▶ _Provided information_:
---*---

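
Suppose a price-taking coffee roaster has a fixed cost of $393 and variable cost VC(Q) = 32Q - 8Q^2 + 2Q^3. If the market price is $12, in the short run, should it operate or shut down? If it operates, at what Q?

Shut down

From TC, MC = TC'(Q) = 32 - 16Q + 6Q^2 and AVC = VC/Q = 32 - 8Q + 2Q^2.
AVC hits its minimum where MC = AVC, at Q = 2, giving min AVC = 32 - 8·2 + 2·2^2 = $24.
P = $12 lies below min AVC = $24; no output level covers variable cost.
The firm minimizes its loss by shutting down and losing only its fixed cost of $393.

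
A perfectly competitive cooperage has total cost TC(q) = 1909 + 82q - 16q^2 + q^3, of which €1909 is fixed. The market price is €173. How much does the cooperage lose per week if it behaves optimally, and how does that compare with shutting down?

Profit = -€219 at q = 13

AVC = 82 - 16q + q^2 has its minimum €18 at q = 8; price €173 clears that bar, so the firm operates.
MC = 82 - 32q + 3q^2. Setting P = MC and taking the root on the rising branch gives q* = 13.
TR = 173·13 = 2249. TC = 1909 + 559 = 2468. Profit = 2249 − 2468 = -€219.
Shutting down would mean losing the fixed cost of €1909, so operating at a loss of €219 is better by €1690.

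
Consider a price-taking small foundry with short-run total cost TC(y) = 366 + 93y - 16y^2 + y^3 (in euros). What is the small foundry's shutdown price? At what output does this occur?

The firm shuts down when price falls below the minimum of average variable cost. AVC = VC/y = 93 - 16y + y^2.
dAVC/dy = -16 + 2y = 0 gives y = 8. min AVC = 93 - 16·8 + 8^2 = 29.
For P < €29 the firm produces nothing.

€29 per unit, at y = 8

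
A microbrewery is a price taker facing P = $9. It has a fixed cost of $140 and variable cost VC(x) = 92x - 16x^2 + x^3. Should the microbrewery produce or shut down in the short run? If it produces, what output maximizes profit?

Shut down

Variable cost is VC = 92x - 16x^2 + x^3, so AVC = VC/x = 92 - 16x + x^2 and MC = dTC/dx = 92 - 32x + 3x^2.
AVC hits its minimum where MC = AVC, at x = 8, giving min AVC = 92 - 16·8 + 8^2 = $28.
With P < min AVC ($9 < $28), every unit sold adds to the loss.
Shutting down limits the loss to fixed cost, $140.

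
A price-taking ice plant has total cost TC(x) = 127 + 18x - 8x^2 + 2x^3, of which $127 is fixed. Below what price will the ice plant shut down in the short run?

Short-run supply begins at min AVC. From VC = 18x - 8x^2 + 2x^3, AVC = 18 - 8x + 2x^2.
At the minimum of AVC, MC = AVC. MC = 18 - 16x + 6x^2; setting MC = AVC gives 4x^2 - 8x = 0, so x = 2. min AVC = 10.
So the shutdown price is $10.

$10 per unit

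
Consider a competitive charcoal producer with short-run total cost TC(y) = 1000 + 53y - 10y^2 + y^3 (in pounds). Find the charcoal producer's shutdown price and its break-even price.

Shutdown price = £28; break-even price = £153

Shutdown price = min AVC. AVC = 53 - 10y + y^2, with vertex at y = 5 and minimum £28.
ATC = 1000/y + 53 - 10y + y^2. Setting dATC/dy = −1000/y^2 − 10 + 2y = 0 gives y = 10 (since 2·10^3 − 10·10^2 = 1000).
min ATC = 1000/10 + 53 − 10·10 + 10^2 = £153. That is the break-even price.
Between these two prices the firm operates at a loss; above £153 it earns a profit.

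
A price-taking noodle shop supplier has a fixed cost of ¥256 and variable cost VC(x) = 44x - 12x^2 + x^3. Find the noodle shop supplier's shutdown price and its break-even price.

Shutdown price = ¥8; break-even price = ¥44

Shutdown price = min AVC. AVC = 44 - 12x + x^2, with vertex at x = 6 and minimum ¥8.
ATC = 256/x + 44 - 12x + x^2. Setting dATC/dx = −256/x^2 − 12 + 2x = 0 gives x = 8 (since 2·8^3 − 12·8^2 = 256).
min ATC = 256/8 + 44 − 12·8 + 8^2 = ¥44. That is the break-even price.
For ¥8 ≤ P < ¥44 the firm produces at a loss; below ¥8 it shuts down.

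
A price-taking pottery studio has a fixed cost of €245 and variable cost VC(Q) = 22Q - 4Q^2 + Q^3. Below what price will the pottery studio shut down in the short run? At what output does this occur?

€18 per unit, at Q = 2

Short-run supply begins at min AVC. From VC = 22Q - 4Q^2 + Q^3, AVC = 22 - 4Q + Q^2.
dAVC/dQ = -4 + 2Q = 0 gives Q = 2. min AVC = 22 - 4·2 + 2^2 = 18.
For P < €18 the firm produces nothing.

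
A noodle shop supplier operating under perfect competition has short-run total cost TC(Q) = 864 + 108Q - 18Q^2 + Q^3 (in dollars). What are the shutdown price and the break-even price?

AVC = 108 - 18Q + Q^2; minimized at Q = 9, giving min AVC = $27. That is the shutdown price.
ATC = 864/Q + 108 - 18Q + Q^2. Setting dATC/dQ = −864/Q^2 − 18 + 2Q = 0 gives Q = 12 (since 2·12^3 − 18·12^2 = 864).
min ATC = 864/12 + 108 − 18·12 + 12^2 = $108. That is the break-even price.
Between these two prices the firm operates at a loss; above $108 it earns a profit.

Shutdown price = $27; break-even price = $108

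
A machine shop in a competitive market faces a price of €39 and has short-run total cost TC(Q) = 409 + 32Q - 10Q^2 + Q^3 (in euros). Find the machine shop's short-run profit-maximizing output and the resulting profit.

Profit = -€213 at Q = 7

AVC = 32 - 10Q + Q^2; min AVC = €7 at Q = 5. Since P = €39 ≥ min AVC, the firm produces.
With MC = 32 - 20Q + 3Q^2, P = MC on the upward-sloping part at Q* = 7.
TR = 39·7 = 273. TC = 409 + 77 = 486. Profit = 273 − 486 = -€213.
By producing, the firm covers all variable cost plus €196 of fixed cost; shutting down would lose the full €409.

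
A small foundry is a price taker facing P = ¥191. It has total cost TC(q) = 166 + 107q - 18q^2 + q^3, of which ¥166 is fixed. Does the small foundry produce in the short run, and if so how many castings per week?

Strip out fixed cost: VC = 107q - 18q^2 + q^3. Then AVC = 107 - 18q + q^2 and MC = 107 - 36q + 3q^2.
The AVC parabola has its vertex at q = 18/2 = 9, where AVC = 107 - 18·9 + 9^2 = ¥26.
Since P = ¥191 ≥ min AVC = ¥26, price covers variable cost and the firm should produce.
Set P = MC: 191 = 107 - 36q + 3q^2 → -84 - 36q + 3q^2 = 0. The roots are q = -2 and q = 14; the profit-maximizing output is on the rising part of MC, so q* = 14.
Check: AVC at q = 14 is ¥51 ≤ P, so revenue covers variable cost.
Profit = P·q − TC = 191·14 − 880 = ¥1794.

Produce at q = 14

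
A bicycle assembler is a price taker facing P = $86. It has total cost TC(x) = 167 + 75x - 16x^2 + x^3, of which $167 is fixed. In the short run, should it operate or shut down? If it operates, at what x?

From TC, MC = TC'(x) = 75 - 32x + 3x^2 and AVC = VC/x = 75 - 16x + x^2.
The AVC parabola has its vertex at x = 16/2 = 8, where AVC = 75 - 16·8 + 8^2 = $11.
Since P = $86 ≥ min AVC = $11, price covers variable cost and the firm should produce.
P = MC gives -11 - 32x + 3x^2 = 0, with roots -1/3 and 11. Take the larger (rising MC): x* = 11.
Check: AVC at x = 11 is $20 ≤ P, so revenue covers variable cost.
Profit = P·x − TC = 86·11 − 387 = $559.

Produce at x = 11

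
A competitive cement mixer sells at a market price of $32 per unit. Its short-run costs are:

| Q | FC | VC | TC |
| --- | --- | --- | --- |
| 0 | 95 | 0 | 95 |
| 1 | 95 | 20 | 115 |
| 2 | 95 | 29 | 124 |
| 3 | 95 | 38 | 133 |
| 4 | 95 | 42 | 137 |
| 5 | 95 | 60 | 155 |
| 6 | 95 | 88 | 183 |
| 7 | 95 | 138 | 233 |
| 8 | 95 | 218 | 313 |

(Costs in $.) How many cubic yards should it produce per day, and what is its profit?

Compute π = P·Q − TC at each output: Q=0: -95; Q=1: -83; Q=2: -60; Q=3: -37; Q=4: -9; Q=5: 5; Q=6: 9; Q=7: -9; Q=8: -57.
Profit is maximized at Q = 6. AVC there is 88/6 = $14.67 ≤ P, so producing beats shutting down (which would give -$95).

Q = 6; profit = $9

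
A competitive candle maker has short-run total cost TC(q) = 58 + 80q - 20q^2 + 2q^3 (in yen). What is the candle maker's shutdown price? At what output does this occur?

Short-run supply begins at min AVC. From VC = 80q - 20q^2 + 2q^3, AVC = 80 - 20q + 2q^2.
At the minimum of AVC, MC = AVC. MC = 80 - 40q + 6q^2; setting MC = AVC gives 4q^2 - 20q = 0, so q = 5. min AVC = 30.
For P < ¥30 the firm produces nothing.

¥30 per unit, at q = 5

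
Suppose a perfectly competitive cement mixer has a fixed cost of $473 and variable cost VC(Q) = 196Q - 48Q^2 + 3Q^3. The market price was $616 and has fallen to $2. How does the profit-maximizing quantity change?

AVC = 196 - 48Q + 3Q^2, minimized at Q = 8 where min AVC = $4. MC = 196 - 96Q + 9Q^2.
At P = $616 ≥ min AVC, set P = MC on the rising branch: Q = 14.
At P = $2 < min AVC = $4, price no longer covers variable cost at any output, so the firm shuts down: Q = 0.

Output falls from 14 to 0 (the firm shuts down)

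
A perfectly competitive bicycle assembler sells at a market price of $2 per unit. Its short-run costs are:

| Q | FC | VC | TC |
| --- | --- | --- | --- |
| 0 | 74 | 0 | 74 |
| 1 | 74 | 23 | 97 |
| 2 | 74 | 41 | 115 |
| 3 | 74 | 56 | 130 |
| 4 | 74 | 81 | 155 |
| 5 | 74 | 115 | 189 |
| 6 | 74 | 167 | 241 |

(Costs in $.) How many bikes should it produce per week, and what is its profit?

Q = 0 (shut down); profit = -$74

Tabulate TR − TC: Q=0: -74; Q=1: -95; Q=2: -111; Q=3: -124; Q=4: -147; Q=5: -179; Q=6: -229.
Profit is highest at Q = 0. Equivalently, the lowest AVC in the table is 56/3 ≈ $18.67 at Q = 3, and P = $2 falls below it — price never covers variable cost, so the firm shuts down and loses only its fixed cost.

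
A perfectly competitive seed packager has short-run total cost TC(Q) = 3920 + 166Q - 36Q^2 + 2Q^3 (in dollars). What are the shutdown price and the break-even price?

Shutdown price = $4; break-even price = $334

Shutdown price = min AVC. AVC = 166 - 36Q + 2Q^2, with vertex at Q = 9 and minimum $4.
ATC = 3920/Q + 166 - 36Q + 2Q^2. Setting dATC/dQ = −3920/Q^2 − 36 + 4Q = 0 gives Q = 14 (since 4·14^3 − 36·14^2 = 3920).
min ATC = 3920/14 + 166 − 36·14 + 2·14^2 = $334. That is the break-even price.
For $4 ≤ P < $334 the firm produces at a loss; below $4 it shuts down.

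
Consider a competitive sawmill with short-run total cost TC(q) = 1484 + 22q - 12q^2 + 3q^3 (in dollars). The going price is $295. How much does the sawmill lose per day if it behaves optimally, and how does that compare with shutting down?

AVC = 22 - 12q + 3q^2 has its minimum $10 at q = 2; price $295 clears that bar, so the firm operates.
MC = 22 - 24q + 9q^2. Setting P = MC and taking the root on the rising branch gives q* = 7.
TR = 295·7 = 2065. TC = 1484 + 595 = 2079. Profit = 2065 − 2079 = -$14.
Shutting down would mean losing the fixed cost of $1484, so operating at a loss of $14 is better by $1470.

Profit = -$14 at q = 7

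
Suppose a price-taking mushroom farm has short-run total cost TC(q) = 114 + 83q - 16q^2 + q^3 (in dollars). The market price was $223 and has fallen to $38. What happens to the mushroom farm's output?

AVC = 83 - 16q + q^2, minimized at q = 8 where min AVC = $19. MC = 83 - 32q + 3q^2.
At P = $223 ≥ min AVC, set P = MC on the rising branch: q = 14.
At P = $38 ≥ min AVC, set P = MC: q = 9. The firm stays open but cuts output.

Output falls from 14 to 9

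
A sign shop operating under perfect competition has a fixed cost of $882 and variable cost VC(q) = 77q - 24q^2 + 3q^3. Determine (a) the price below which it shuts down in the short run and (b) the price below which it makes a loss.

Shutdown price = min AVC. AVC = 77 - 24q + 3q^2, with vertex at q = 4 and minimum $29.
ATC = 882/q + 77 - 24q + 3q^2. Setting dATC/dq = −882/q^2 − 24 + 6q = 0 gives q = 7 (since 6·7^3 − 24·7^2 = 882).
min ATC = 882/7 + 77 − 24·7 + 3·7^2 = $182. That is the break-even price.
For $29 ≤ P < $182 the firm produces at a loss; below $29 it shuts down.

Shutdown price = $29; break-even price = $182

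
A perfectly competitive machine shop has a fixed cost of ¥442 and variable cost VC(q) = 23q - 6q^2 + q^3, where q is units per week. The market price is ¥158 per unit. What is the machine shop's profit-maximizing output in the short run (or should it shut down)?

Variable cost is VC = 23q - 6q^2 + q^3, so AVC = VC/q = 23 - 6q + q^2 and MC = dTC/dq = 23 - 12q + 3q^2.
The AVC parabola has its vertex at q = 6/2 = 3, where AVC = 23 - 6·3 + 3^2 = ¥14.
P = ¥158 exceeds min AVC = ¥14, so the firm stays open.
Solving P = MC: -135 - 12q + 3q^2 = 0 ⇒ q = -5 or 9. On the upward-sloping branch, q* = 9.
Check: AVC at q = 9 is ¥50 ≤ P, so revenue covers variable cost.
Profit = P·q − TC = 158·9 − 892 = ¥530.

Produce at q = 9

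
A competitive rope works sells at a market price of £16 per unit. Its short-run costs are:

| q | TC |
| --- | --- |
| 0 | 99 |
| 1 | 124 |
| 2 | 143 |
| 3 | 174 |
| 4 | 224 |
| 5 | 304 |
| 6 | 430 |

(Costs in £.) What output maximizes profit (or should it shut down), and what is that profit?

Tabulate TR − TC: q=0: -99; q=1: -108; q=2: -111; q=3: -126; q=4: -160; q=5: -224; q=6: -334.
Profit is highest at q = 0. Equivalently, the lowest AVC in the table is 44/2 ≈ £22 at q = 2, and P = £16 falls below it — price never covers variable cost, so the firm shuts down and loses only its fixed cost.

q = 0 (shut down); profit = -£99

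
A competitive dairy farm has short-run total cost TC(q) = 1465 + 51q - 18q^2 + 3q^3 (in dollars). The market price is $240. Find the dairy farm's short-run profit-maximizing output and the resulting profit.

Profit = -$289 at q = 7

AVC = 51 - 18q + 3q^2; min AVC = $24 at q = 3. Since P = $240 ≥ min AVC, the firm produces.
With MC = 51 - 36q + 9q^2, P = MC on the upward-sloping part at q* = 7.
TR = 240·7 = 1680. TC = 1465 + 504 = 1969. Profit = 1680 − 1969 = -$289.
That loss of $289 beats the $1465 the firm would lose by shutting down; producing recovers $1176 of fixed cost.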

---*---

What is the number of lines in the records that contain "sells"? Answer with it alone.

▶ _Response_: 3